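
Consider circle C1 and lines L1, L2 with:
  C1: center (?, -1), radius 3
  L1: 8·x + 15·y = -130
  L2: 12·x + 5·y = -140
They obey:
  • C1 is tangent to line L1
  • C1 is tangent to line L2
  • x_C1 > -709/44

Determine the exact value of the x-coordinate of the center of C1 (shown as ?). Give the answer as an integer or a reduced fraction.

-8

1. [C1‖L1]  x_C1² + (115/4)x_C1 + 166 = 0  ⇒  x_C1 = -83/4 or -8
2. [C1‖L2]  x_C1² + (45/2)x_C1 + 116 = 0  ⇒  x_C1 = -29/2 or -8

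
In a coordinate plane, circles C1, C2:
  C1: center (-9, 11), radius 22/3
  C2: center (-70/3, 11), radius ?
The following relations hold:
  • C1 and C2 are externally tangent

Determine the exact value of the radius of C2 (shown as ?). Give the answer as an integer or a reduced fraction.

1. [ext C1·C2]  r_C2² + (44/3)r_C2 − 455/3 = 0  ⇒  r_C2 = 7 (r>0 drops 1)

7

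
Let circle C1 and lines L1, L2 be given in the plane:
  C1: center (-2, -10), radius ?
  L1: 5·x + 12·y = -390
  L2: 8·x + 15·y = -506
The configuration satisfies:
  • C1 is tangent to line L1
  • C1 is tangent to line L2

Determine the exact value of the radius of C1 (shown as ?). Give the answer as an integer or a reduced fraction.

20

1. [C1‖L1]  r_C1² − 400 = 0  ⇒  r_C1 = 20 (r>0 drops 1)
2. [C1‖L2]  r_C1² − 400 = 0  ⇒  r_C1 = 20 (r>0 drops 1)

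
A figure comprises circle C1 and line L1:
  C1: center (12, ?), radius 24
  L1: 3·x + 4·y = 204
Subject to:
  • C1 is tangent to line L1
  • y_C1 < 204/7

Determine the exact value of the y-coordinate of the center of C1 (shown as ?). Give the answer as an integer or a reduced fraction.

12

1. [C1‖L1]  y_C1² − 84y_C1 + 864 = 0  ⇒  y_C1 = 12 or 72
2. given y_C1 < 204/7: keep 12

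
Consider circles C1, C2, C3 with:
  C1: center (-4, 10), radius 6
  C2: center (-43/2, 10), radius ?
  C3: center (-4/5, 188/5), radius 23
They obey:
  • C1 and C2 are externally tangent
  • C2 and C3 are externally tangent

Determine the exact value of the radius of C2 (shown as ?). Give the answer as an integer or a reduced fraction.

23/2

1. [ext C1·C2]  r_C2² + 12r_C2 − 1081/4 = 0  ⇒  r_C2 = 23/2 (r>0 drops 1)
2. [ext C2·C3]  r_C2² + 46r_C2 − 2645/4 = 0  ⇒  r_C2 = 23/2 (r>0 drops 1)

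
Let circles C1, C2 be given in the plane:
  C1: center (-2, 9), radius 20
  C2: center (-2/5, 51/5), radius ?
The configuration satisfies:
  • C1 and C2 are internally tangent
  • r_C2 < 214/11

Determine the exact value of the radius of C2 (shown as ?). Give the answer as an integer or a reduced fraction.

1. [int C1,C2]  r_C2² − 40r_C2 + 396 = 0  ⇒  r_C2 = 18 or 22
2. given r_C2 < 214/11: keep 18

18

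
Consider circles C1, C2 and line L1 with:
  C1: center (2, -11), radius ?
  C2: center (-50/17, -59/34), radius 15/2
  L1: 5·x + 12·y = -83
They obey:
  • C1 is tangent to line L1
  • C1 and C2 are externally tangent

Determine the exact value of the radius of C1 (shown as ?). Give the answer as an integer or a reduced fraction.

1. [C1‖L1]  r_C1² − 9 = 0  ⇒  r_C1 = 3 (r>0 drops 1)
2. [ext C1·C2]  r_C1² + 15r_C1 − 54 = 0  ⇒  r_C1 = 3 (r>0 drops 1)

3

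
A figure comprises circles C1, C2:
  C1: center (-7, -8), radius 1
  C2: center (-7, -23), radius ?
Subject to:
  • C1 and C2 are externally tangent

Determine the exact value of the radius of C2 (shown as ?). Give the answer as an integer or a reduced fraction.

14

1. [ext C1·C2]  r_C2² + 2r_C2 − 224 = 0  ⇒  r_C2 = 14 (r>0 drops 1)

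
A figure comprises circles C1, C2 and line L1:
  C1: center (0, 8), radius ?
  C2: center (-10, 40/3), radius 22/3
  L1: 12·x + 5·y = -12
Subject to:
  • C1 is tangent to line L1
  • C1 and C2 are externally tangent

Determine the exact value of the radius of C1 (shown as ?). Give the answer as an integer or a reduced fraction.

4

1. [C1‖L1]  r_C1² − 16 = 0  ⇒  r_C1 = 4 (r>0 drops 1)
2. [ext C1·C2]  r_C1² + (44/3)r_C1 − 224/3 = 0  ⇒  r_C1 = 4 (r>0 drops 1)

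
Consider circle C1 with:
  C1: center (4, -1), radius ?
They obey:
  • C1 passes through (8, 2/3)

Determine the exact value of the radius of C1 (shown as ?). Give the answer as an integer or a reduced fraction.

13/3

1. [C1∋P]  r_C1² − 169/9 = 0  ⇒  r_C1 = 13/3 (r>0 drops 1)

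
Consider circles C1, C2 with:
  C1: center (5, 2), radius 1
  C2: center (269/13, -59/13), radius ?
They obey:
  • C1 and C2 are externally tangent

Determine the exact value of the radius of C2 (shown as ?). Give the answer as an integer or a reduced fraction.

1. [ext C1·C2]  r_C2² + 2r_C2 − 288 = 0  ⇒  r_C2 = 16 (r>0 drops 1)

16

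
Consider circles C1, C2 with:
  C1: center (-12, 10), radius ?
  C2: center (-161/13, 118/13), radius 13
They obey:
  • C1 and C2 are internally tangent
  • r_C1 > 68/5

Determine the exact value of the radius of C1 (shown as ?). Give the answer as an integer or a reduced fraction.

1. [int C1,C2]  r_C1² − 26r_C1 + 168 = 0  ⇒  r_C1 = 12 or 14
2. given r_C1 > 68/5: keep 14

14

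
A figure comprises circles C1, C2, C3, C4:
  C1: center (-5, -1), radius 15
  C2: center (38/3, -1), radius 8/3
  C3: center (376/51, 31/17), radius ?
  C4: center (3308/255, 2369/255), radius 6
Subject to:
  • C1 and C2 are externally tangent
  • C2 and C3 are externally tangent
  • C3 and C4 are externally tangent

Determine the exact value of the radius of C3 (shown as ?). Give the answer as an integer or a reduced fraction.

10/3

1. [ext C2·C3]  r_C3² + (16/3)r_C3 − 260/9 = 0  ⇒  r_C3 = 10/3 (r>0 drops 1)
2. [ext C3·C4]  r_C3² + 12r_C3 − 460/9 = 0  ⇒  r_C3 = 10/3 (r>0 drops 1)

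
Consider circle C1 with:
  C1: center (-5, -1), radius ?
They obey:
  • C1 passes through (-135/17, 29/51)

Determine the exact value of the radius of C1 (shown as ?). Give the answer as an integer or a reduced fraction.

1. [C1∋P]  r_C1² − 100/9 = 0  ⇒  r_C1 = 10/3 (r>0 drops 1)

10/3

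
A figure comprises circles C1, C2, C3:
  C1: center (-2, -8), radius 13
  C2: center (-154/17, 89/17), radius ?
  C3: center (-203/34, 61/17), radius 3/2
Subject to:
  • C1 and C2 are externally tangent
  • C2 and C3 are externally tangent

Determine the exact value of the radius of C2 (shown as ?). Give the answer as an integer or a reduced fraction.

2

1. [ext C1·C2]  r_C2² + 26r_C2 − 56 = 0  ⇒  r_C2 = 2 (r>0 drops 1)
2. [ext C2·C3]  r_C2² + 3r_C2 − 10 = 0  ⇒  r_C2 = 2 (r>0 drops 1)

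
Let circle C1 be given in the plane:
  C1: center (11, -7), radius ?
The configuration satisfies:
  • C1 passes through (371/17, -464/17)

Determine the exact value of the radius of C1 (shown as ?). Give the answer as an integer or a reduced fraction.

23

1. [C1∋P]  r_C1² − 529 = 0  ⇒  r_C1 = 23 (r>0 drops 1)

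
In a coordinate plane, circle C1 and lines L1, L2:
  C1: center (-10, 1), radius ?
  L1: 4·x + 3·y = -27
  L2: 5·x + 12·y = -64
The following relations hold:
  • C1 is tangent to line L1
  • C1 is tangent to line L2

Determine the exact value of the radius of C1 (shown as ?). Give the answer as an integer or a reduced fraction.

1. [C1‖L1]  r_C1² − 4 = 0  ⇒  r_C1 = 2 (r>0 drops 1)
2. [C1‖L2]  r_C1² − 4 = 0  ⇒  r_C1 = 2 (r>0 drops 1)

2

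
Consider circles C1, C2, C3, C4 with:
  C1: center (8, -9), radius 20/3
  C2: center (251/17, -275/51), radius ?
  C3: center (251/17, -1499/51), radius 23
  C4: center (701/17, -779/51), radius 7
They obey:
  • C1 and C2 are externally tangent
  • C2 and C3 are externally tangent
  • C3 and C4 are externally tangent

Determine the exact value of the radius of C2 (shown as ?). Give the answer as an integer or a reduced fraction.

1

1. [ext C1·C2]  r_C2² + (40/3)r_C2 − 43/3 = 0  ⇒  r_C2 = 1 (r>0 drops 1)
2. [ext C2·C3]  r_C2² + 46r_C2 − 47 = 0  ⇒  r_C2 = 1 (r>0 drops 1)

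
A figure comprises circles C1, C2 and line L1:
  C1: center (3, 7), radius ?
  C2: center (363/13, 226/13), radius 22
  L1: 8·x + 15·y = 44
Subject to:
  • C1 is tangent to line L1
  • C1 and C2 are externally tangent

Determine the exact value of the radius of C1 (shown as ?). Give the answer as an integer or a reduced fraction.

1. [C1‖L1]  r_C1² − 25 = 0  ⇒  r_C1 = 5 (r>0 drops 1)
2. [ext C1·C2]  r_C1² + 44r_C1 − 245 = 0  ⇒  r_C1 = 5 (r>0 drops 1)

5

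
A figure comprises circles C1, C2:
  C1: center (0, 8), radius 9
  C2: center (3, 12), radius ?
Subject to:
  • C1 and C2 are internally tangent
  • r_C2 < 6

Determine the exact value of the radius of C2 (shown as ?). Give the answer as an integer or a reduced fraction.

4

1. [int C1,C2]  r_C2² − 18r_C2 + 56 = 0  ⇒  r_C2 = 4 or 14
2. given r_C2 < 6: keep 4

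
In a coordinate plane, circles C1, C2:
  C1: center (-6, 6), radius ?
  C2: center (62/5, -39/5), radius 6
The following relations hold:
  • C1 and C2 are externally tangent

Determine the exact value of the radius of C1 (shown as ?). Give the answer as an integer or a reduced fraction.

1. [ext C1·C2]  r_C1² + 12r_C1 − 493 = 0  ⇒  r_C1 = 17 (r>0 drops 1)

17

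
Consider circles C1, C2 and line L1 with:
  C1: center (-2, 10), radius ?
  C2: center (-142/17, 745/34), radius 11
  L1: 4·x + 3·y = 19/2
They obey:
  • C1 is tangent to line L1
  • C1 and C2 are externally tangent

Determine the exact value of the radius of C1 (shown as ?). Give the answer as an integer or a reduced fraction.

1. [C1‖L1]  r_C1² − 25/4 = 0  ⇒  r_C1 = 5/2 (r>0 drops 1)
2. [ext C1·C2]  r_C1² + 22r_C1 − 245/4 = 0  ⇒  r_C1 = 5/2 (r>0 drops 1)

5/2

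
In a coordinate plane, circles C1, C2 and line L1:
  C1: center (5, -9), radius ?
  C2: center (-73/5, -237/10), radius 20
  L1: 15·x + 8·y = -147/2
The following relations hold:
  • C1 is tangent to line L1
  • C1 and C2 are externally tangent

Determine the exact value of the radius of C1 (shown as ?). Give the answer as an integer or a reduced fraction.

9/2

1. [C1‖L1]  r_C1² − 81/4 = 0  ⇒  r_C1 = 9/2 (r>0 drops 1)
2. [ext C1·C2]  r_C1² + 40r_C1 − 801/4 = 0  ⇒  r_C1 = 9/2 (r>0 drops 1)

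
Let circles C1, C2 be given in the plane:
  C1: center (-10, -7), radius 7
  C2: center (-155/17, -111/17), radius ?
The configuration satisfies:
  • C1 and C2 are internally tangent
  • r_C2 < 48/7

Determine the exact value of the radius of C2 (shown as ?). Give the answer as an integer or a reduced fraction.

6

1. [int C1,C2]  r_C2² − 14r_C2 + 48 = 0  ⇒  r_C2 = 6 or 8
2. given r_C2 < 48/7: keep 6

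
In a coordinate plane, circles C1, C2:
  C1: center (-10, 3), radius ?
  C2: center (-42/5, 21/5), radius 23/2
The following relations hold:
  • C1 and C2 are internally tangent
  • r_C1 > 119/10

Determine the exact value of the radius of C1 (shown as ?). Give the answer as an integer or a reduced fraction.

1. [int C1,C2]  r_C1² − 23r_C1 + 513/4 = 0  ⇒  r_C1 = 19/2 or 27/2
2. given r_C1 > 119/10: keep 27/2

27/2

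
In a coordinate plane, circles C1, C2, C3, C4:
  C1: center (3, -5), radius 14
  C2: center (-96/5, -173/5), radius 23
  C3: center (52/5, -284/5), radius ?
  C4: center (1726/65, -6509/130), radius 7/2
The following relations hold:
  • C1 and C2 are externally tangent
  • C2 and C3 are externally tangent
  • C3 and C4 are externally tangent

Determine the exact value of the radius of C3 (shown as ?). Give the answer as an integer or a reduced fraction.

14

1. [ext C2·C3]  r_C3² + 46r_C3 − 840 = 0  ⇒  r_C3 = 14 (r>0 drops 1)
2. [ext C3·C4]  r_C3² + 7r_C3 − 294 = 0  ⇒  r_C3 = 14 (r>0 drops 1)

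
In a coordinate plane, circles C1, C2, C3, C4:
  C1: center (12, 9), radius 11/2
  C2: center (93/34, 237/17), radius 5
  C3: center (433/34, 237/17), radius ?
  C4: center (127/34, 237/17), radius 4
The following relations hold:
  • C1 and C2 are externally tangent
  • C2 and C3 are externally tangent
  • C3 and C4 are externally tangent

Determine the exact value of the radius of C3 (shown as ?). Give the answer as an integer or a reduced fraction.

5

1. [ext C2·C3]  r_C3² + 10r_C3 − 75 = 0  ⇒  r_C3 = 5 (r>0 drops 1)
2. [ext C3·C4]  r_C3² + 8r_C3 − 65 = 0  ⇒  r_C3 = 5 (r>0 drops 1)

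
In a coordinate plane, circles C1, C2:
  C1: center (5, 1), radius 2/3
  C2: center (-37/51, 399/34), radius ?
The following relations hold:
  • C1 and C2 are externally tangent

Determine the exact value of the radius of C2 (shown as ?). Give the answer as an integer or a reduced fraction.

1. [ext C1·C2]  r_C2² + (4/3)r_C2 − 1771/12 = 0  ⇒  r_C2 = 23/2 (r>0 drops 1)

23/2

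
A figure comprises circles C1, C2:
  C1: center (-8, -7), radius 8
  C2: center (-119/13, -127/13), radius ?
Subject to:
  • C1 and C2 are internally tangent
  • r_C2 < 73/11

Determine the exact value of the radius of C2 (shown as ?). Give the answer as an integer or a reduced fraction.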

────────────────────

Give back, word for word, only the lines above from the line holding "C2: center (38/3, -1), radius 8/3" to the line holding "C1: center (8, -9), radius 20/3", both included.

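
  C2: center (38/3, -1), radius 8/3
  C3: center (376/51, 31/17), radius ?
  C4: center (3308/255, 2369/255), radius 6
Subject to:
  • C1 and C2 are externally tangent
  • C2 and C3 are externally tangent
  • C3 and C4 are externally tangent

Determine the exact value of the radius of C3 (shown as ?). Give the answer as an integer or a reduced fraction.

10/3

1. [ext C2·C3]  r_C3² + (16/3)r_C3 − 260/9 = 0  ⇒  r_C3 = 10/3 (r>0 drops 1)
2. [ext C3·C4]  r_C3² + 12r_C3 − 460/9 = 0  ⇒  r_C3 = 10/3 (r>0 drops 1)

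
Consider circle C1 with:
  C1: center (-5, -1), radius ?
They obey:
  • C1 passes through (-135/17, 29/51)

Determine the exact value of the radius of C1 (shown as ?). Give the answer as an integer or a reduced fraction.

1. [C1∋P]  r_C1² − 100/9 = 0  ⇒  r_C1 = 10/3 (r>0 drops 1)

10/3

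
A figure comprises circles C1, C2, C3:
  C1: center (-2, -8), radius 13
  C2: center (-154/17, 89/17), radius ?
  C3: center (-203/34, 61/17), radius 3/2
Subject to:
  • C1 and C2 are externally tangent
  • C2 and C3 are externally tangent

Determine the exact value of the radius of C2 (shown as ?). Give the answer as an integer or a reduced fraction.

2

1. [ext C1·C2]  r_C2² + 26r_C2 − 56 = 0  ⇒  r_C2 = 2 (r>0 drops 1)
2. [ext C2·C3]  r_C2² + 3r_C2 − 10 = 0  ⇒  r_C2 = 2 (r>0 drops 1)

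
Let circle C1 be given in the plane:
  C1: center (11, -7), radius ?
The configuration satisfies:
  • C1 passes through (371/17, -464/17)

Determine the exact value of the radius of C1 (shown as ?). Give the answer as an integer or a reduced fraction.

23

1. [C1∋P]  r_C1² − 529 = 0  ⇒  r_C1 = 23 (r>0 drops 1)

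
In a coordinate plane, circle C1 and lines L1, L2:
  C1: center (-10, 1), radius ?
  L1: 4·x + 3·y = -27
  L2: 5·x + 12·y = -64
The following relations hold:
  • C1 is tangent to line L1
  • C1 is tangent to line L2

Determine the exact value of the radius of C1 (shown as ?). Give the answer as an integer or a reduced fraction.

1. [C1‖L1]  r_C1² − 4 = 0  ⇒  r_C1 = 2 (r>0 drops 1)
2. [C1‖L2]  r_C1² − 4 = 0  ⇒  r_C1 = 2 (r>0 drops 1)

2

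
Consider circles C1, C2, C3, C4 with:
  C1: center (8, -9), radius 20/3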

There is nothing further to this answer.